> _Work instructions_: Your answer must be the line holding "R[2][1] to 3 decimal places." followed by every later line through the end of the entries, exactly as written.

····················

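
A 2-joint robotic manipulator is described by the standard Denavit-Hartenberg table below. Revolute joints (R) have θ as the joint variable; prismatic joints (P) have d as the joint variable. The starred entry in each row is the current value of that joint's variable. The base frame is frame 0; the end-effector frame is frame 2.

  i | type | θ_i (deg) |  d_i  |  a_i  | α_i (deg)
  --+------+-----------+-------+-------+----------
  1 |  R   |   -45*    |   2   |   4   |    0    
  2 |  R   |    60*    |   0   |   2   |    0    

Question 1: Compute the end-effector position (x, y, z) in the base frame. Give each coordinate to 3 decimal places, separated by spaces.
4.760 -2.311 2.000

after link 1: o_1 = (2.8284, -2.8284, 2.0000)
after link 2: o_2 = (4.7603, -2.3108, 2.0000)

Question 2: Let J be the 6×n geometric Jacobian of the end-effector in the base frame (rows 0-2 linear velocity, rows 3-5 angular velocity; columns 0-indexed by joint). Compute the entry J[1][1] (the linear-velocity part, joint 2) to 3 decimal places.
1.932

axis z_1 = (0.0000,0.0000,1.0000); lever o_n−o_1 = (1.9319,0.5176,0.0000)
cross product → J_v[:, 1] = (-0.5176,1.9319,0.0000)
J_ω[:, 1] = z_1
entry J[1][1] = 1.9319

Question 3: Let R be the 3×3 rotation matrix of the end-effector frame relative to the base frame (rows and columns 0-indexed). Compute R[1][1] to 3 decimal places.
0.966

End-effector y-axis (col 1 of R) = (-0.2588,0.9659,0.0000)
R[1][1] = 0.9659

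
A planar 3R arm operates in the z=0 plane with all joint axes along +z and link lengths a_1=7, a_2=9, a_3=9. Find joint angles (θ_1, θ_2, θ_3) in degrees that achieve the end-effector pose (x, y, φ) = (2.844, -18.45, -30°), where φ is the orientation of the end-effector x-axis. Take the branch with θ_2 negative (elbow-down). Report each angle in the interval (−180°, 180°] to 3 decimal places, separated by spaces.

-84.078 -44.992 99.070

wrist centre = target − a_3·(cos φ, sin φ) = (-4.9502, -13.9500)
cos θ_2 = (219.1073−7²−9²)/(2·7·9) = 0.7072; θ_2 = -44.9924° (elbow-down)
β = atan2(-13.9500,-4.9502) = -109.5375°; ψ = atan2(-6.3631,13.3648) = -25.4596°
θ_1 = β − ψ = -84.0779°
θ_3 = φ − θ_1 − θ_2 = 99.0703° (wrapped to (-180°,180°])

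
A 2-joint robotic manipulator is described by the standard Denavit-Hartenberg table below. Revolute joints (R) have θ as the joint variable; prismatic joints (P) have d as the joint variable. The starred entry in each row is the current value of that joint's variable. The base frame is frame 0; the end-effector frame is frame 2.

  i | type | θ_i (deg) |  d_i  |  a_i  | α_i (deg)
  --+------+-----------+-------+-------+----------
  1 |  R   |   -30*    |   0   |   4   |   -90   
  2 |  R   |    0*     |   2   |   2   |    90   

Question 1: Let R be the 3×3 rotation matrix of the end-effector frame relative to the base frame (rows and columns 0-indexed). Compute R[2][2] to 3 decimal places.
1.000

End-effector z-axis (col 2 of R) = (0.0000,0.0000,1.0000)
R[2][2] = 1.0000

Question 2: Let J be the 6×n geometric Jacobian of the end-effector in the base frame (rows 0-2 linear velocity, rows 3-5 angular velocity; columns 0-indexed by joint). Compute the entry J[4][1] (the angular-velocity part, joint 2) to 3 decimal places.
axis z_1 = (0.5000,0.8660,0.0000); lever o_n−o_1 = (2.7321,0.7321,0.0000)
cross product → J_v[:, 1] = (0.0000,0.0000,-2.0000)
J_ω[:, 1] = z_1
entry J[4][1] = 0.8660

0.866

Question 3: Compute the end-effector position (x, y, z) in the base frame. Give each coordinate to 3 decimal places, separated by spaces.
after link 1: o_1 = (3.4641, -2.0000, 0.0000)
after link 2: o_2 = (6.1962, -1.2679, 0.0000)

6.196 -1.268 0.000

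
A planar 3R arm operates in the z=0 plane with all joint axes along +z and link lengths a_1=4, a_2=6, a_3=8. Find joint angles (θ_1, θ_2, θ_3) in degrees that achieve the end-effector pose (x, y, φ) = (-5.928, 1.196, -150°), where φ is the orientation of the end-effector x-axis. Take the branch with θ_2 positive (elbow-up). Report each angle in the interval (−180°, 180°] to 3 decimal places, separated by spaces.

-0.004 120.002 90.002

wrist centre = target − a_3·(cos φ, sin φ) = (1.0002, 5.1960)
cos θ_2 = (27.9988−4²−6²)/(2·4·6) = -0.5000; θ_2 = 120.0016° (elbow-up)
β = atan2(5.1960,1.0002) = 79.1041°; ψ = atan2(5.1961,0.9999) = 79.1080°
θ_1 = β − ψ = -0.0039°
θ_3 = φ − θ_1 − θ_2 = 90.0022° (wrapped to (-180°,180°])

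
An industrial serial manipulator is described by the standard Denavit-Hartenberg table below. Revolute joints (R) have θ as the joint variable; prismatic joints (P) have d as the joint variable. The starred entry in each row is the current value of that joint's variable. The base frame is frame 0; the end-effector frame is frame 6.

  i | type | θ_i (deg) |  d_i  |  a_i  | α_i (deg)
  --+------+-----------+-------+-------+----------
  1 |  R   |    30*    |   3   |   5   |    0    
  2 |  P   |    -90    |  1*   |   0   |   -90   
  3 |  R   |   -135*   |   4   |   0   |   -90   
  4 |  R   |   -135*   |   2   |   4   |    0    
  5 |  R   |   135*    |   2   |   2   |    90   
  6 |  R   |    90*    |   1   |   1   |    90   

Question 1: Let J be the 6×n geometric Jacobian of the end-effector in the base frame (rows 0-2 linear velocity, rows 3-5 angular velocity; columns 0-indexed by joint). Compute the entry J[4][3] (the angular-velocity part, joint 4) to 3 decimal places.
axis z_3 = (0.3536,-0.6124,0.7071); lever o_n−o_3 = (5.3762,-1.6550,2.9497)
cross product → J_v[:, 3] = (-0.6361,2.7586,2.7071)
J_ω[:, 3] = z_3
entry J[4][3] = -0.6124

-0.612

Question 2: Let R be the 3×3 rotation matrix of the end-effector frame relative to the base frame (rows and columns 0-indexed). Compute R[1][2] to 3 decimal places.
End-effector z-axis (col 2 of R) = (-0.3536,0.6124,0.7071)
R[1][2] = 0.6124

0.612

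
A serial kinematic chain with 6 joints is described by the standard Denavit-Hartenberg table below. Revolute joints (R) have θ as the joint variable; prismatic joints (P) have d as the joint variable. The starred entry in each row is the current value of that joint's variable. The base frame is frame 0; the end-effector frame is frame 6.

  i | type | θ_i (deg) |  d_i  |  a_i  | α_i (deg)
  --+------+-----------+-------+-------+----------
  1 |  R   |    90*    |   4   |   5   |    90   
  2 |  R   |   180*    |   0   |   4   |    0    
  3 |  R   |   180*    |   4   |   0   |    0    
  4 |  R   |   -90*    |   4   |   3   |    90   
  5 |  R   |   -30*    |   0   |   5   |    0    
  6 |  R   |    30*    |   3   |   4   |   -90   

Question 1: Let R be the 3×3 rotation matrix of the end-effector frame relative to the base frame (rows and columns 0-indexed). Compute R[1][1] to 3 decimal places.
End-effector y-axis (col 1 of R) = (0.0000,1.0000,-0.0000)
R[1][1] = 1.0000

1.000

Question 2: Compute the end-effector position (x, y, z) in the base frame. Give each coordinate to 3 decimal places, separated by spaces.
5.500 -2.000 -7.330

after link 1: o_1 = (0.0000, 5.0000, 4.0000)
after link 2: o_2 = (0.0000, 1.0000, 4.0000)
after link 3: o_3 = (4.0000, 1.0000, 4.0000)
after link 4: o_4 = (8.0000, 1.0000, 1.0000)
after link 5: o_5 = (5.5000, 1.0000, -3.3301)
after link 6: o_6 = (5.5000, -2.0000, -7.3301)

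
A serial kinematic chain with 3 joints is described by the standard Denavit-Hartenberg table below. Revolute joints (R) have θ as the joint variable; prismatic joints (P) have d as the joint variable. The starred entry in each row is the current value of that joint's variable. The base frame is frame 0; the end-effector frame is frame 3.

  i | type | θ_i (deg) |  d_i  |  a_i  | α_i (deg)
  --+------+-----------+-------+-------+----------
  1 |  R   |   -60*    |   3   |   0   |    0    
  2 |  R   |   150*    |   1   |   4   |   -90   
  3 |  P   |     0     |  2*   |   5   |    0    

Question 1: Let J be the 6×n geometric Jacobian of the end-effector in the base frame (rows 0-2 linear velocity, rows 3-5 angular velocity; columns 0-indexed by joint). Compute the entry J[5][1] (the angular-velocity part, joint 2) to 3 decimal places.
axis z_1 = (0.0000,0.0000,1.0000); lever o_n−o_1 = (-2.0000,9.0000,1.0000)
cross product → J_v[:, 1] = (-9.0000,-2.0000,0.0000)
J_ω[:, 1] = z_1
entry J[5][1] = 1.0000

1.000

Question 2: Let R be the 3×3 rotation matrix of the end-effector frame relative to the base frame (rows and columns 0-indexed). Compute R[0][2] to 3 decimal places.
-1.000

End-effector z-axis (col 2 of R) = (-1.0000,-0.0000,0.0000)
R[0][2] = -1.0000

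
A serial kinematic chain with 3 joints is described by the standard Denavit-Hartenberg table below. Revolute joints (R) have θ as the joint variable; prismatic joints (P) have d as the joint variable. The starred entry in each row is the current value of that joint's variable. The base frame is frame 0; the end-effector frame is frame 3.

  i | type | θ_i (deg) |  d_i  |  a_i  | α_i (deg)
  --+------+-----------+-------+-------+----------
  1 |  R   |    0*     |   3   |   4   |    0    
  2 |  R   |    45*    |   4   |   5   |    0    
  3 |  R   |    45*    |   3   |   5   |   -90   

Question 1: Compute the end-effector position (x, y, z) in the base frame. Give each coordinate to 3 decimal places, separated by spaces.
after link 1: o_1 = (4.0000, 0.0000, 3.0000)
after link 2: o_2 = (7.5355, 3.5355, 7.0000)
after link 3: o_3 = (7.5355, 8.5355, 10.0000)

7.536 8.536 10.000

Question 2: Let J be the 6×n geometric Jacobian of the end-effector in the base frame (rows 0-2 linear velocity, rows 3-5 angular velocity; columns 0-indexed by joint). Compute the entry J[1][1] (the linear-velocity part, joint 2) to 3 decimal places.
3.536

axis z_1 = (0.0000,0.0000,1.0000); lever o_n−o_1 = (3.5355,8.5355,7.0000)
cross product → J_v[:, 1] = (-8.5355,3.5355,0.0000)
J_ω[:, 1] = z_1
entry J[1][1] = 3.5355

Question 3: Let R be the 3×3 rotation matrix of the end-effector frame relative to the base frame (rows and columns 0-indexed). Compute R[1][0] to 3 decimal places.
End-effector x-axis (col 0 of R) = (0.0000,1.0000,0.0000)
R[1][0] = 1.0000

1.000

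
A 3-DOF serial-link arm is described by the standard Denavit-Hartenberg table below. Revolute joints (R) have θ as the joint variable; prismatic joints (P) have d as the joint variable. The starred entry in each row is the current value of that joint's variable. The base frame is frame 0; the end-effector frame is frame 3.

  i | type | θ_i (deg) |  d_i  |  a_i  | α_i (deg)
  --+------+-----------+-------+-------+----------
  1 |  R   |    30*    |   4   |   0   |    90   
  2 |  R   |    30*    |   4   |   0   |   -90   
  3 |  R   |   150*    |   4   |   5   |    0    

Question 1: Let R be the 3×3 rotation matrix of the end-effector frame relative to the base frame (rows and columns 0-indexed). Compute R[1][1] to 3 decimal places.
End-effector y-axis (col 1 of R) = (0.0580,-0.9665,-0.2500)
R[1][1] = -0.9665

-0.967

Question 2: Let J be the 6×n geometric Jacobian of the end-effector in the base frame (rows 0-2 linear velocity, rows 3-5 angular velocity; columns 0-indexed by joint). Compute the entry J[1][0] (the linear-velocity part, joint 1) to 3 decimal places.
-4.230

axis z_0 = ẑ; lever o_n−o_0 = (-4.2296,-4.1740,5.2990)
cross product → J_v[:, 0] = (4.1740,-4.2296,0.0000)
J_ω[:, 0] = z_0
entry J[1][0] = -4.2296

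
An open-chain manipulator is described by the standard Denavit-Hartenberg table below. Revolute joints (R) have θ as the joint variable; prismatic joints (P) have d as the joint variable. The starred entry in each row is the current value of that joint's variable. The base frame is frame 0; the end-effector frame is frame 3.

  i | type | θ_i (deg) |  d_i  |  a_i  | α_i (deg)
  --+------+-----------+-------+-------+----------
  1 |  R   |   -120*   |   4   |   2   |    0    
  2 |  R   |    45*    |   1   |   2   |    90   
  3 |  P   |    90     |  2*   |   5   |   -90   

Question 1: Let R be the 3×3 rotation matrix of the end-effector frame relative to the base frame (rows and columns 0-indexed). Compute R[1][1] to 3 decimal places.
End-effector y-axis (col 1 of R) = (0.9659,0.2588,-0.0000)
R[1][1] = 0.2588

0.259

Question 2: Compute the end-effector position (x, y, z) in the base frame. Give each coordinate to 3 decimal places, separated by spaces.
after link 1: o_1 = (-1.0000, -1.7321, 4.0000)
after link 2: o_2 = (-0.4824, -3.6639, 5.0000)
after link 3: o_3 = (-2.4142, -4.1815, 10.0000)

-2.414 -4.182 10.000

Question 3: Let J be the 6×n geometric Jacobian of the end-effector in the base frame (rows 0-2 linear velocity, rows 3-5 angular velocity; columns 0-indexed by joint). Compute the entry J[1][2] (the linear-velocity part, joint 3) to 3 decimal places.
prismatic axis z_2 = (-0.9659,-0.2588,0.0000)
J_v[:, 2] = z_2; J_ω[:, 2] = (0,0,0)
entry J[1][2] = -0.2588

-0.259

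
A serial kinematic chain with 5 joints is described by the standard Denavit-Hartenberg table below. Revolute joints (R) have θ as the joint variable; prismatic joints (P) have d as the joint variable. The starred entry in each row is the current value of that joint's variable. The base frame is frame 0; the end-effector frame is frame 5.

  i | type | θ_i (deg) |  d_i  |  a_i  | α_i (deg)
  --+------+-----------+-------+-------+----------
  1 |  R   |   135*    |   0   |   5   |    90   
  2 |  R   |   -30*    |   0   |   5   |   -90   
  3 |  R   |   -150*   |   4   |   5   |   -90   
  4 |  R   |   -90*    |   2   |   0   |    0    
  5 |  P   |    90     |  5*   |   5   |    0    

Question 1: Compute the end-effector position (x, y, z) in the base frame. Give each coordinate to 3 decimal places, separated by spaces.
2.971 12.674 3.544

after link 1: o_1 = (-3.5355, 3.5355, 0.0000)
after link 2: o_2 = (-6.5974, 6.5974, -2.5000)
after link 3: o_3 = (-3.5922, 7.1277, 3.1292)
after link 4: o_4 = (-2.9798, 8.9648, 2.6292)
after link 5: o_5 = (2.9705, 12.6738, 3.5442)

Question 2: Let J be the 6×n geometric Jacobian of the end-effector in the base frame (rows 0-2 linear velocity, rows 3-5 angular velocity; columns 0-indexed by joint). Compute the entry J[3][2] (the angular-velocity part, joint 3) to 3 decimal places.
axis z_2 = (-0.3536,0.3536,0.8660); lever o_n−o_2 = (9.5679,6.0764,6.0442)
cross product → J_v[:, 2] = (-3.1253,10.4230,-5.5311)
J_ω[:, 2] = z_2
entry J[3][2] = -0.3536

-0.354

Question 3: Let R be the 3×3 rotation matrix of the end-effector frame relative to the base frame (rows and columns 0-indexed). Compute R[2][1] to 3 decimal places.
-0.866

End-effector y-axis (col 1 of R) = (0.3536,-0.3536,-0.8660)
R[2][1] = -0.8660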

····················

> _Solution below_:
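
Question 3: Let R be the 3×3 rotation matrix of the end-effector frame relative to the base frame (rows and columns 0-indexed). Compute R[2][1] to 3 decimal places.
-0.866

End-effector y-axis (col 1 of R) = (0.3536,-0.3536,-0.8660)
R[2][1] = -0.8660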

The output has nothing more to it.